§ **Records for this exercise**
════════

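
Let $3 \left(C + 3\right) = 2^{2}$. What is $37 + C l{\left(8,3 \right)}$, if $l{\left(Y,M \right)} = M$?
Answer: $32$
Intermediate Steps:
$C = - \frac{5}{3}$ ($C = -3 + \frac{2^{2}}{3} = -3 + \frac{1}{3} \cdot 4 = -3 + \frac{4}{3} = - \frac{5}{3} \approx -1.6667$)
$37 + C l{\left(8,3 \right)} = 37 - 5 = 32$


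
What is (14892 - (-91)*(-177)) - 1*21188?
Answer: -22403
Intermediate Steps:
(14892 - (-91)*(-177)) - 1*21188 = (14892 - 1*16107) - 21188 = (14892 - 16107) - 21188 = -1215 - 21188 = -22403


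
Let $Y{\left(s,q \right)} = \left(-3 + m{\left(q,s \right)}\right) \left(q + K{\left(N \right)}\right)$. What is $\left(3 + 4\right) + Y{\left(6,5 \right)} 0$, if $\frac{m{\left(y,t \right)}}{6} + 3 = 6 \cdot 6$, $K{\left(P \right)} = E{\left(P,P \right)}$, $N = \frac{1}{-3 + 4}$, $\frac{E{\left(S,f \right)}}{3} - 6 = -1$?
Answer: $7$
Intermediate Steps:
$E{\left(S,f \right)} = 15$ ($E{\left(S,f \right)} = 18 + 3 \left(-1\right) = 18 - 3 = 15$)
$N = 1$ ($N = 1^{-1} = 1$)
$K{\left(P \right)} = 15$
$m{\left(y,t \right)} = 198$ ($m{\left(y,t \right)} = -18 + 6 \cdot 6 \cdot 6 = -18 + 6 \cdot 36 = -18 + 216 = 198$)
$Y{\left(s,q \right)} = 2925 + 195 q$ ($Y{\left(s,q \right)} = \left(-3 + 198\right) \left(q + 15\right) = 195 \left(15 + q\right) = 2925 + 195 q$)
$\left(3 + 4\right) + Y{\left(6,5 \right)} 0 = \left(3 + 4\right) + \left(2925 + 195 \cdot 5\right) 0 = 7 + \left(2925 + 975\right) 0 = 7 + 3900 \cdot 0 = 7 + 0 = 7$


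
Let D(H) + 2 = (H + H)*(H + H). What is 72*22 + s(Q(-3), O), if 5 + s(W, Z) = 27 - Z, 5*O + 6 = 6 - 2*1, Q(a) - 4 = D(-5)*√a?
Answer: 8032/5 ≈ 1606.4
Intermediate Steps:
D(H) = -2 + 4*H² (D(H) = -2 + (H + H)*(H + H) = -2 + (2*H)*(2*H) = -2 + 4*H²)
Q(a) = 4 + 98*√a (Q(a) = 4 + (-2 + 4*(-5)²)*√a = 4 + (-2 + 4*25)*√a = 4 + (-2 + 100)*√a = 4 + 98*√a)
O = -⅖ (O = -6/5 + (6 - 2*1)/5 = -6/5 + (6 - 2)/5 = -6/5 + (⅕)*4 = -6/5 + ⅘ = -⅖ ≈ -0.40000)
s(W, Z) = 22 - Z (s(W, Z) = -5 + (27 - Z) = 22 - Z)
72*22 + s(Q(-3), O) = 72*22 + (22 - 1*(-⅖)) = 1584 + (22 + ⅖) = 1584 + 112/5 = 8032/5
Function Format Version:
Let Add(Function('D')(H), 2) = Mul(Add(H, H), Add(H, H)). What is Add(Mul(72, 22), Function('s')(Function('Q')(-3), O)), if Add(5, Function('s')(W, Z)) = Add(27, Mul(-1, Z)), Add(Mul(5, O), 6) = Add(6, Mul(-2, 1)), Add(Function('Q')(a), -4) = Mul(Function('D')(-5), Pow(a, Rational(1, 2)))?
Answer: Rational(8032, 5) ≈ 1606.4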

════════

§ **Problem description**
Please write out each entry shown above exactly as given.

§ **Task solution**
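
Let $3 \left(C + 3\right) = 2^{2}$. What is $37 + C l{\left(8,3 \right)}$, if $l{\left(Y,M \right)} = M$?
Answer: $32$
Intermediate Steps:
$C = - \frac{5}{3}$ ($C = -3 + \frac{2^{2}}{3} = -3 + \frac{1}{3} \cdot 4 = -3 + \frac{4}{3} = - \frac{5}{3} \approx -1.6667$)
$37 + C l{\left(8,3 \right)} = 37 - 5 = 32$


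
What is (14892 - (-91)*(-177)) - 1*21188?
Answer: -22403
Intermediate Steps:
(14892 - (-91)*(-177)) - 1*21188 = (14892 - 1*16107) - 21188 = (14892 - 16107) - 21188 = -1215 - 21188 = -22403


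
Let $Y{\left(s,q \right)} = \left(-3 + m{\left(q,s \right)}\right) \left(q + K{\left(N \right)}\right)$. What is $\left(3 + 4\right) + Y{\left(6,5 \right)} 0$, if $\frac{m{\left(y,t \right)}}{6} + 3 = 6 \cdot 6$, $K{\left(P \right)} = E{\left(P,P \right)}$, $N = \frac{1}{-3 + 4}$, $\frac{E{\left(S,f \right)}}{3} - 6 = -1$?
Answer: $7$
Intermediate Steps:
$E{\left(S,f \right)} = 15$ ($E{\left(S,f \right)} = 18 + 3 \left(-1\right) = 18 - 3 = 15$)
$N = 1$ ($N = 1^{-1} = 1$)
$K{\left(P \right)} = 15$
$m{\left(y,t \right)} = 198$ ($m{\left(y,t \right)} = -18 + 6 \cdot 6 \cdot 6 = -18 + 6 \cdot 36 = -18 + 216 = 198$)
$Y{\left(s,q \right)} = 2925 + 195 q$ ($Y{\left(s,q \right)} = \left(-3 + 198\right) \left(q + 15\right) = 195 \left(15 + q\right) = 2925 + 195 q$)
$\left(3 + 4\right) + Y{\left(6,5 \right)} 0 = \left(3 + 4\right) + \left(2925 + 195 \cdot 5\right) 0 = 7 + \left(2925 + 975\right) 0 = 7 + 3900 \cdot 0 = 7 + 0 = 7$


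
Let D(H) + 2 = (H + H)*(H + H). What is 72*22 + s(Q(-3), O), if 5 + s(W, Z) = 27 - Z, 5*O + 6 = 6 - 2*1, Q(a) - 4 = D(-5)*√a?
Answer: 8032/5 ≈ 1606.4
Intermediate Steps:
D(H) = -2 + 4*H² (D(H) = -2 + (H + H)*(H + H) = -2 + (2*H)*(2*H) = -2 + 4*H²)
Q(a) = 4 + 98*√a (Q(a) = 4 + (-2 + 4*(-5)²)*√a = 4 + (-2 + 4*25)*√a = 4 + (-2 + 100)*√a = 4 + 98*√a)
O = -⅖ (O = -6/5 + (6 - 2*1)/5 = -6/5 + (6 - 2)/5 = -6/5 + (⅕)*4 = -6/5 + ⅘ = -⅖ ≈ -0.40000)
s(W, Z) = 22 - Z (s(W, Z) = -5 + (27 - Z) = 22 - Z)
72*22 + s(Q(-3), O) = 72*22 + (22 - 1*(-⅖)) = 1584 + (22 + ⅖) = 1584 + 112/5 = 8032/5
Function Format Version:
Let Add(Function('D')(H), 2) = Mul(Add(H, H), Add(H, H)). What is Add(Mul(72, 22), Function('s')(Function('Q')(-3), O)), if Add(5, Function('s')(W, Z)) = Add(27, Mul(-1, Z)), Add(Mul(5, O), 6) = Add(6, Mul(-2, 1)), Add(Function('Q')(a), -4) = Mul(Function('D')(-5), Pow(a, Rational(1, 2)))?
Answer: Rational(8032, 5) ≈ 1606.4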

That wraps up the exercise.